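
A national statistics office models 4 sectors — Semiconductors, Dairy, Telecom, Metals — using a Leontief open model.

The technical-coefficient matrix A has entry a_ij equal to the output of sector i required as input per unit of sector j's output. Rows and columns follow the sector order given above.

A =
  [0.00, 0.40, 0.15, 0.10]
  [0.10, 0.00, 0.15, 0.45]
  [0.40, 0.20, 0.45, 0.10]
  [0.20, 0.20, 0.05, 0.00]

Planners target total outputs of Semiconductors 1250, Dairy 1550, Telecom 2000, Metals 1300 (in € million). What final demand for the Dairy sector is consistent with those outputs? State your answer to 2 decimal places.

d_2 = 540.00

I − A =
  [   1.00    -0.40    -0.15    -0.10]
  [  -0.10     1.00    -0.15    -0.45]
  [  -0.40    -0.20     0.55    -0.10]
  [  -0.20    -0.20    -0.05     1.00]
d = (I − A) x:
  d_1 = (+1.00)·1250 + (-0.40)·1550 + (-0.15)·2000 + (-0.10)·1300 = 200.00
  d_2 = (-0.10)·1250 + (+1.00)·1550 + (-0.15)·2000 + (-0.45)·1300 = 540.00
  d_3 = (-0.40)·1250 + (-0.20)·1550 + (+0.55)·2000 + (-0.10)·1300 = 160.00
  d_4 = (-0.20)·1250 + (-0.20)·1550 + (-0.05)·2000 + (+1.00)·1300 = 640.00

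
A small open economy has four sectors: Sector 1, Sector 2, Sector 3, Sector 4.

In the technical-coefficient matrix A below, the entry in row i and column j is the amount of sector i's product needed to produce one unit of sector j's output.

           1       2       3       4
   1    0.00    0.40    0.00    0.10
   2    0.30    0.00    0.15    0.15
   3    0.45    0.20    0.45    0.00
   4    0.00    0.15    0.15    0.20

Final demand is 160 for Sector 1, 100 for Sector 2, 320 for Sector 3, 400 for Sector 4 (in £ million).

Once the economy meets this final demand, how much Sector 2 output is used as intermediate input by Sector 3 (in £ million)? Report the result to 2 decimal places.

z_23 = 171.82

I − A =
  [   1.00    -0.40     0.00    -0.10]
  [  -0.30     1.00    -0.15    -0.15]
  [  -0.45    -0.20     0.55     0.00]
  [   0.00    -0.15    -0.15     0.80]
Compute the cofactors C_ij = (−1)^(i+j)·(3×3 minor ij) of I−A; the adjugate is their transpose:
adj(I−A) = Cᵀ =
  [ 0.399125   0.187250   0.074250   0.085000]
  [ 0.196125   0.433250   0.147000   0.105750]
  [ 0.397875   0.310750   0.677000   0.108000]
  [ 0.111375   0.139500   0.154500   0.427000]
det(I−A) = Σ_j (I−A)_1j·C_1j = (1.00)(0.399125) + (-0.40)(0.196125) + (0.00)(0.397875) + (-0.10)(0.111375) = 0.3095375
(I − A)⁻¹ = adj(I−A) / det(I−A) ≈
  [   1.2894     0.6049     0.2399     0.2746]
  [   0.6336     1.3997     0.4749     0.3416]
  [   1.2854     1.0039     2.1871     0.3489]
  [   0.3598     0.4507     0.4991     1.3795]
First solve x = (I − A)⁻¹ d = adj(I−A)·d / det(I−A); in particular x_3 = (0.397875·160 + 0.310750·100 + 0.677000·320 + 0.108000·400) / 0.3095375 = 354.575 / 0.3095375 ≈ 1145.4993.
Intermediate flow from 2 to 3: z_23 = a_23 · x_3 = 0.15 × 354.575 / 0.3095375 = 53.18625 / 0.3095375 ≈ 171.82.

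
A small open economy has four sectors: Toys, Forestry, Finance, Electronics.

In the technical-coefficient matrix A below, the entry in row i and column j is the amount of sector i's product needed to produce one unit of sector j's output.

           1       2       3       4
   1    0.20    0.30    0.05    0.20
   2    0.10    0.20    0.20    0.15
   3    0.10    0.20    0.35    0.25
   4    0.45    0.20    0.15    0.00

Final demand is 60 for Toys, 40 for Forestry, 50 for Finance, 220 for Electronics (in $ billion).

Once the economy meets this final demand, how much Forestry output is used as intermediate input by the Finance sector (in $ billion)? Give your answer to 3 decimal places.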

--------------------------------------------------

In the listing above, find the line with "The technical-coefficient matrix A has" and the line with "Final demand is 160", then print exactly those lines and every line between them.

* **EXERCISE RESPONSE**:
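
The technical-coefficient matrix A has entry a_ij equal to the output of sector i required as input per unit of sector j's output. Rows and columns follow the sector order given above.

A =
  [0.00, 0.40, 0.15, 0.10]
  [0.10, 0.00, 0.15, 0.45]
  [0.40, 0.20, 0.45, 0.10]
  [0.20, 0.20, 0.05, 0.00]

Planners target total outputs of Semiconductors 1250, Dairy 1550, Telecom 2000, Metals 1300 (in € million). What final demand for the Dairy sector is consistent with those outputs? State your answer to 2 decimal places.

d_2 = 540.00

I − A =
  [   1.00    -0.40    -0.15    -0.10]
  [  -0.10     1.00    -0.15    -0.45]
  [  -0.40    -0.20     0.55    -0.10]
  [  -0.20    -0.20    -0.05     1.00]
d = (I − A) x:
  d_1 = (+1.00)·1250 + (-0.40)·1550 + (-0.15)·2000 + (-0.10)·1300 = 200.00
  d_2 = (-0.10)·1250 + (+1.00)·1550 + (-0.15)·2000 + (-0.45)·1300 = 540.00
  d_3 = (-0.40)·1250 + (-0.20)·1550 + (+0.55)·2000 + (-0.10)·1300 = 160.00
  d_4 = (-0.20)·1250 + (-0.20)·1550 + (-0.05)·2000 + (+1.00)·1300 = 640.00

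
A small open economy has four sectors: Sector 1, Sector 2, Sector 3, Sector 4.

In the technical-coefficient matrix A below, the entry in row i and column j is the amount of sector i's product needed to produce one unit of sector j's output.

           1       2       3       4
   1    0.00    0.40    0.00    0.10
   2    0.30    0.00    0.15    0.15
   3    0.45    0.20    0.45    0.00
   4    0.00    0.15    0.15    0.20

Final demand is 160 for Sector 1, 100 for Sector 2, 320 for Sector 3, 400 for Sector 4 (in £ million).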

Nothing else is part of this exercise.